▸ **What you need to do**:
Check every line below for the word "either" and show those that hold it.

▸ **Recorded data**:
[Start of section]

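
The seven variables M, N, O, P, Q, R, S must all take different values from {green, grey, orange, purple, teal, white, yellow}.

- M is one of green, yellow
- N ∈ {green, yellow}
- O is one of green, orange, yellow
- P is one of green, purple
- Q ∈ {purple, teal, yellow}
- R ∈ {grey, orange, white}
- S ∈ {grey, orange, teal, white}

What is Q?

teal

M and N between them cover only {green, yellow} — a naked pair. Remove those values from O, P, Q.
That leaves O = orange. So R, S can't be orange.
P has just one choice, so P = purple. Strike purple from Q.
So Q = teal.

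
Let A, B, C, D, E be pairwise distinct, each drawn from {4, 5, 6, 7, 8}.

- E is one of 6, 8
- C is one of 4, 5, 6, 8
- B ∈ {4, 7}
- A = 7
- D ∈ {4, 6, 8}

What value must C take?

5

A has just one choice, so A = 7. Eliminate 7 elsewhere: B.
B must be 4 (only option left). Eliminate 4 elsewhere: C, D.
Among the 3 still-open variables, 5 fits only C (and all 3 values in {5, 6, 8} must be used), so C = 5.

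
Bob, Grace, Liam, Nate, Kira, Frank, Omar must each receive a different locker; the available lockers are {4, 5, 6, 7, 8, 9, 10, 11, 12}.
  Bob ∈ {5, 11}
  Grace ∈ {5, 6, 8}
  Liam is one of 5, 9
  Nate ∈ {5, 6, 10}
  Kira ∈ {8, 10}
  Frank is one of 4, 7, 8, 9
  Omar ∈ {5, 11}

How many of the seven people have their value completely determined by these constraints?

1

Bob and Omar between them cover only {5, 11} — a naked pair. Remove those values from Grace, Liam, Nate.
That leaves Liam = 9. Strike 9 from Frank.
The 3 variables Grace, Nate, Kira are confined to {6, 8, 10}, which locks those values in; drop them from Frank.
Determined: Liam=9. The other people each still have more than one consistent value. That makes 1.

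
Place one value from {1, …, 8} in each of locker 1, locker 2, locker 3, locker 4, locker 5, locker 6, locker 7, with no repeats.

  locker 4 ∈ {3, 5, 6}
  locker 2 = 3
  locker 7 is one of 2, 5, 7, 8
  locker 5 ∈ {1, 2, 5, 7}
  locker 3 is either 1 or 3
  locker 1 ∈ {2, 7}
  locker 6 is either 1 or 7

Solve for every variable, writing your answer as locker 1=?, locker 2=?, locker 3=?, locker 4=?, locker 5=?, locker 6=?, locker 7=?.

locker 1=2, locker 2=3, locker 3=1, locker 4=6, locker 5=5, locker 6=7, locker 7=8

locker 2's domain is down to {3}, so locker 2 = 3. Eliminate 3 elsewhere: locker 3, locker 4.
That leaves locker 3 = 1. So locker 5, locker 6 can't be 1.
That leaves locker 6 = 7. Eliminate 7 elsewhere: locker 1, locker 5, locker 7.
locker 1 has just one choice, so locker 1 = 2. Eliminate 2 elsewhere: locker 5, locker 7.
locker 5 must be 5 (only option left). So locker 4, locker 7 can't be 5.
locker 7 has just one choice, so locker 7 = 8.
locker 4's domain is down to {6}, so locker 4 = 6.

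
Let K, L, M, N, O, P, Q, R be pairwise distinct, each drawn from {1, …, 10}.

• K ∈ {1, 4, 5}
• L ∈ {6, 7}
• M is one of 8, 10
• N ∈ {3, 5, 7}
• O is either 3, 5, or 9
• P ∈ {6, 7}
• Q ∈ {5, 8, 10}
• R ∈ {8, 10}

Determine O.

The 2 variables L and P are confined to {6, 7}, which locks those values in; drop them from N.
M and R share exactly the 2 values {8, 10}; by pigeonhole those values go to them, so strike 8, 10 from Q.
That leaves Q = 5. Strike 5 from K, N, O.
N's domain is down to {3}, so N = 3. Eliminate 3 elsewhere: O.
So O = 9.

9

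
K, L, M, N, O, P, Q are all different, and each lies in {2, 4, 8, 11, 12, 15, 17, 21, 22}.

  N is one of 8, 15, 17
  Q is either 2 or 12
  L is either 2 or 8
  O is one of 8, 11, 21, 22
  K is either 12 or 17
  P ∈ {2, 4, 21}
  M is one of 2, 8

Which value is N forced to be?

The 2 variables L and M are confined to {2, 8}, which locks those values in; drop them from N, O, P, Q.
Q must be 12 (only option left). Remove 12 from K.
K has just one choice, so K = 17. Eliminate 17 elsewhere: N.
So N = 15.

15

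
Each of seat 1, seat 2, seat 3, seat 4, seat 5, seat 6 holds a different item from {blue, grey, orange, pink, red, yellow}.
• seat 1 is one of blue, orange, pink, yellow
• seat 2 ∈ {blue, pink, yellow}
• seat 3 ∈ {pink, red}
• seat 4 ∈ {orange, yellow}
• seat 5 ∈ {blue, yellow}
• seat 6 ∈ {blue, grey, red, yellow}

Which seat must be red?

The 6 variables draw from only 6 values {blue, grey, orange, pink, red, yellow}, so each is used; only seat 6 can be grey, hence seat 6 = grey.
The 5 still-open variables draw from only 5 values {blue, orange, pink, red, yellow}, so each is used; only seat 3 can be red, hence seat 3 = red.

seat 3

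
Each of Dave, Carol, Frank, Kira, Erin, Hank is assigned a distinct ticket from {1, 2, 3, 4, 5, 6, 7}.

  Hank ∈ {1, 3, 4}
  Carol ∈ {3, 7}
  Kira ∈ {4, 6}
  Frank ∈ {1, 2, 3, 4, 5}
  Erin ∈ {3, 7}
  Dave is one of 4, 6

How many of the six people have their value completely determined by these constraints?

1

Dave and Kira between them cover only {4, 6} — a naked pair. Remove those values from Frank, Hank.
The 2 variables Carol and Erin are confined to {3, 7}, which locks those values in; drop them from Frank, Hank.
Hank must be 1 (only option left). So Frank can't be 1.
Determined: Hank=1. The other people each still have more than one consistent value. That makes 1.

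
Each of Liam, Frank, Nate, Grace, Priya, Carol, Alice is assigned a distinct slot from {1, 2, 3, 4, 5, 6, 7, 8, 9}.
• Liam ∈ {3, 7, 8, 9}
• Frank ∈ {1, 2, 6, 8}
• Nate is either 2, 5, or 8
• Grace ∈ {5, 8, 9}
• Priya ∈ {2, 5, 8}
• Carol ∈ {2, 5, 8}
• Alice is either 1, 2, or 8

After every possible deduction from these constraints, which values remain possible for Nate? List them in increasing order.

2, 5, 8

The 3 variables Nate, Priya, Carol are confined to {2, 5, 8}, which locks those values in; drop them from Liam, Frank, Grace, Alice.
Grace has just one choice, so Grace = 9. Remove 9 from Liam.
That leaves Alice = 1. So Frank can't be 1.
Frank's domain is down to {6}, so Frank = 6.
No further eliminations apply; Nate can still be any of 2, 5, 8.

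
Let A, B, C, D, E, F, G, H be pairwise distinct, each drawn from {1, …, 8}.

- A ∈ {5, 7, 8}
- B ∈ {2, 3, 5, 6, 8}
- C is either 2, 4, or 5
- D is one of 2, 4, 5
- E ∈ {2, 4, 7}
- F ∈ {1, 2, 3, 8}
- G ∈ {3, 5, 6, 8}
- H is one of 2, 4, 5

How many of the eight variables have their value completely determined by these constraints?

The 8 variables together cover exactly {1, 2, 3, 4, 5, 6, 7, 8} — 8 values for 8 variables — and 1 appears only in F's list, so F = 1.
The 3 variables C, D, H are confined to {2, 4, 5}, which locks those values in; drop them from A, B, E, G.
E has just one choice, so E = 7. Strike 7 from A.
That leaves A = 8. So B, G can't be 8.
Determined: A=8, E=7, F=1. The other variables each still have more than one consistent value. That makes 3.

3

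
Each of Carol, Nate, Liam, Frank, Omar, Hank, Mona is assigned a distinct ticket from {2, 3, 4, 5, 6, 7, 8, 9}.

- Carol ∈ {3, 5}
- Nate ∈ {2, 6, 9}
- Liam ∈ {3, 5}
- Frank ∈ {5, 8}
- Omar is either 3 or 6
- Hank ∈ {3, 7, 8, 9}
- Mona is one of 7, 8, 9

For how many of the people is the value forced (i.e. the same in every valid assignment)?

3

Among the 7 variables, 2 fits only Nate (and all 7 values in {2, 3, 5, 6, 7, 8, 9} must be used), so Nate = 2.
The 6 still-open variables draw from only 6 values {3, 5, 6, 7, 8, 9}, so each is used; only Omar can be 6, hence Omar = 6.
Carol and Liam between them cover only {3, 5} — a naked pair. Remove those values from Frank, Hank.
Frank must be 8 (only option left). Eliminate 8 elsewhere: Hank, Mona.
Determined: Nate=2, Frank=8, Omar=6. The other people each still have more than one consistent value. That makes 3.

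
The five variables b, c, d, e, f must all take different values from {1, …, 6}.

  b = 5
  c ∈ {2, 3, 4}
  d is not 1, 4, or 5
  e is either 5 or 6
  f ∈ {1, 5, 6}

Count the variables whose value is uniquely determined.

3

b's domain is down to {5}, so b = 5. Remove 5 from e, f.
e's domain is down to {6}, so e = 6. Remove 6 from d, f.
That leaves f = 1.
Determined: b=5, e=6, f=1. The other variables each still have more than one consistent value. That makes 3.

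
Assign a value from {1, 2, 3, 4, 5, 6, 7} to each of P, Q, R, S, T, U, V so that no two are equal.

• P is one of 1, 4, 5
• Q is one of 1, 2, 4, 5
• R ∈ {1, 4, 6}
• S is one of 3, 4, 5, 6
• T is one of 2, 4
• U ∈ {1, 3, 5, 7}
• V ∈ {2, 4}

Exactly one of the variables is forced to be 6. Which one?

R

The 7 variables draw from only 7 values {1, 2, 3, 4, 5, 6, 7}, so each is used; only U can be 7, hence U = 7.
Among the 6 still-open variables, 3 fits only S (and all 6 values in {1, 2, 3, 4, 5, 6} must be used), so S = 3.
Among the 5 still-open variables, 6 fits only R (and all 5 values in {1, 2, 4, 5, 6} must be used), so R = 6.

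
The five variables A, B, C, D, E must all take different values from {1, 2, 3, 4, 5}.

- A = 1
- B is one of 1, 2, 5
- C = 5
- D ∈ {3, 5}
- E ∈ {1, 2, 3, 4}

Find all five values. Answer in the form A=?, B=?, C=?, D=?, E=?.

A=1, B=2, C=5, D=3, E=4

A must be 1 (only option left). Eliminate 1 elsewhere: B, E.
C has just one choice, so C = 5. Eliminate 5 elsewhere: B, D.
D's domain is down to {3}, so D = 3. So E can't be 3.
B's domain is down to {2}, so B = 2. Eliminate 2 elsewhere: E.
E's domain is down to {4}, so E = 4.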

[End of section]

▸ **Answer area**:
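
  locker 3 is either 1 or 3
  locker 6 is either 1 or 7
• O is either 3, 5, or 9
  Q is either 2 or 12
  L is either 2 or 8
  K is either 12 or 17
• Nate is either 2, 5, or 8
• Alice is either 1, 2, or 8
- C is either 2, 4, or 5
- Omar is either 3 or 6
  e is either 5 or 6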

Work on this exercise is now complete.